[[ Material for this exercise, beginning ]]
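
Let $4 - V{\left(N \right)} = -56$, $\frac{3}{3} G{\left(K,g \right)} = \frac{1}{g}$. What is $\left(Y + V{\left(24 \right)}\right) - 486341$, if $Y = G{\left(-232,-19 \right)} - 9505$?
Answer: $- \frac{9419935}{19} \approx -4.9579 \cdot 10^{5}$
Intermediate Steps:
$G{\left(K,g \right)} = \frac{1}{g}$
$V{\left(N \right)} = 60$ ($V{\left(N \right)} = 4 - -56 = 4 + 56 = 60$)
$Y = - \frac{180596}{19}$ ($Y = \frac{1}{-19} - 9505 = - \frac{1}{19} - 9505 = - \frac{180596}{19} \approx -9505.0$)
$\left(Y + V{\left(24 \right)}\right) - 486341 = \left(- \frac{180596}{19} + 60\right) - 486341 = - \frac{179456}{19} - 486341 = - \frac{9419935}{19}$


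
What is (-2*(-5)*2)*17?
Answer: 340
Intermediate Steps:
(-2*(-5)*2)*17 = (10*2)*17 = 20*17 = 340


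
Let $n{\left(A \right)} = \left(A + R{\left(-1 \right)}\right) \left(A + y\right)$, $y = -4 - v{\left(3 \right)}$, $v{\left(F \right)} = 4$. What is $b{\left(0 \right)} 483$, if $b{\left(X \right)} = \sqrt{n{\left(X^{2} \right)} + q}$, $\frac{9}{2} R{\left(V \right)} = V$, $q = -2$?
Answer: $161 i \sqrt{2} \approx 227.69 i$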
[[ Material for this exercise, end ]]
▶ [What needs to be done] Reproduce the material precisely, including every line.

▶ [Answer section]
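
Let $4 - V{\left(N \right)} = -56$, $\frac{3}{3} G{\left(K,g \right)} = \frac{1}{g}$. What is $\left(Y + V{\left(24 \right)}\right) - 486341$, if $Y = G{\left(-232,-19 \right)} - 9505$?
Answer: $- \frac{9419935}{19} \approx -4.9579 \cdot 10^{5}$
Intermediate Steps:
$G{\left(K,g \right)} = \frac{1}{g}$
$V{\left(N \right)} = 60$ ($V{\left(N \right)} = 4 - -56 = 4 + 56 = 60$)
$Y = - \frac{180596}{19}$ ($Y = \frac{1}{-19} - 9505 = - \frac{1}{19} - 9505 = - \frac{180596}{19} \approx -9505.0$)
$\left(Y + V{\left(24 \right)}\right) - 486341 = \left(- \frac{180596}{19} + 60\right) - 486341 = - \frac{179456}{19} - 486341 = - \frac{9419935}{19}$


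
What is (-2*(-5)*2)*17?
Answer: 340
Intermediate Steps:
(-2*(-5)*2)*17 = (10*2)*17 = 20*17 = 340


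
Let $n{\left(A \right)} = \left(A + R{\left(-1 \right)}\right) \left(A + y\right)$, $y = -4 - v{\left(3 \right)}$, $v{\left(F \right)} = 4$. What is $b{\left(0 \right)} 483$, if $b{\left(X \right)} = \sqrt{n{\left(X^{2} \right)} + q}$, $\frac{9}{2} R{\left(V \right)} = V$, $q = -2$?
Answer: $161 i \sqrt{2} \approx 227.69 i$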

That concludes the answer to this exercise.